WHAT THE TASK REQUIRES:
Reproduce the data below word for word.
□ □ □ □
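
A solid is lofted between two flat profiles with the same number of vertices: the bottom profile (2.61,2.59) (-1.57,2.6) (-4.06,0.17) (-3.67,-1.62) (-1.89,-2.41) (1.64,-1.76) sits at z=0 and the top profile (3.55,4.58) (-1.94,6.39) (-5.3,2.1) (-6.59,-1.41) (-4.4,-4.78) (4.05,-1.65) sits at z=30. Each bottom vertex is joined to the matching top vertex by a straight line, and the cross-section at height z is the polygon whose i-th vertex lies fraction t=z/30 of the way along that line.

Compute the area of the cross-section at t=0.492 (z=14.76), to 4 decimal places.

Cross-section at t=0.492: each vertex is (1-t)·p0[i] + t·p1[i].
  v1: (1-0.492)·(2.61,2.59) + 0.492·(3.55,4.58) = (3.0725,3.5691)
  v2: (1-0.492)·(-1.57,2.6) + 0.492·(-1.94,6.39) = (-1.7520,4.4647)
  v3: (1-0.492)·(-4.06,0.17) + 0.492·(-5.3,2.1) = (-4.6701,1.1196)
  v4: (1-0.492)·(-3.67,-1.62) + 0.492·(-6.59,-1.41) = (-5.1066,-1.5167)
  v5: (1-0.492)·(-1.89,-2.41) + 0.492·(-4.4,-4.78) = (-3.1249,-3.5760)
  v6: (1-0.492)·(1.64,-1.76) + 0.492·(4.05,-1.65) = (2.8257,-1.7059)
Shoelace sum Σ(x_i·y_{i+1} − x_{i+1}·y_i):
  i=1: 3.0725·4.4647 − -1.7520·3.5691 = +19.9708 (running +19.9708)
  i=2: -1.7520·1.1196 − -4.6701·4.4647 = +18.8889 (running +38.8597)
  i=3: -4.6701·-1.5167 − -5.1066·1.1196 = +12.8002 (running +51.6599)
  i=4: -5.1066·-3.5760 − -3.1249·-1.5167 = +13.5220 (running +65.1820)
  i=5: -3.1249·-1.7059 − 2.8257·-3.5760 = +15.4356 (running +80.6176)
  i=6: 2.8257·3.5691 − 3.0725·-1.7059 = +15.3265 (running +95.9441)
Area = |Σ|/2 = |95.9441|/2 = 47.9720

Area at t=0.492: 47.9720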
□ □ □ □
REPLY TO THE TASK:
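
A solid is lofted between two flat profiles with the same number of vertices: the bottom profile (2.61,2.59) (-1.57,2.6) (-4.06,0.17) (-3.67,-1.62) (-1.89,-2.41) (1.64,-1.76) sits at z=0 and the top profile (3.55,4.58) (-1.94,6.39) (-5.3,2.1) (-6.59,-1.41) (-4.4,-4.78) (4.05,-1.65) sits at z=30. Each bottom vertex is joined to the matching top vertex by a straight line, and the cross-section at height z is the polygon whose i-th vertex lies fraction t=z/30 of the way along that line.

Compute the area of the cross-section at t=0.492 (z=14.76), to 4 decimal places.

Cross-section at t=0.492: each vertex is (1-t)·p0[i] + t·p1[i].
  v1: (1-0.492)·(2.61,2.59) + 0.492·(3.55,4.58) = (3.0725,3.5691)
  v2: (1-0.492)·(-1.57,2.6) + 0.492·(-1.94,6.39) = (-1.7520,4.4647)
  v3: (1-0.492)·(-4.06,0.17) + 0.492·(-5.3,2.1) = (-4.6701,1.1196)
  v4: (1-0.492)·(-3.67,-1.62) + 0.492·(-6.59,-1.41) = (-5.1066,-1.5167)
  v5: (1-0.492)·(-1.89,-2.41) + 0.492·(-4.4,-4.78) = (-3.1249,-3.5760)
  v6: (1-0.492)·(1.64,-1.76) + 0.492·(4.05,-1.65) = (2.8257,-1.7059)
Shoelace sum Σ(x_i·y_{i+1} − x_{i+1}·y_i):
  i=1: 3.0725·4.4647 − -1.7520·3.5691 = +19.9708 (running +19.9708)
  i=2: -1.7520·1.1196 − -4.6701·4.4647 = +18.8889 (running +38.8597)
  i=3: -4.6701·-1.5167 − -5.1066·1.1196 = +12.8002 (running +51.6599)
  i=4: -5.1066·-3.5760 − -3.1249·-1.5167 = +13.5220 (running +65.1820)
  i=5: -3.1249·-1.7059 − 2.8257·-3.5760 = +15.4356 (running +80.6176)
  i=6: 2.8257·3.5691 − 3.0725·-1.7059 = +15.3265 (running +95.9441)
Area = |Σ|/2 = |95.9441|/2 = 47.9720

Area at t=0.492: 47.9720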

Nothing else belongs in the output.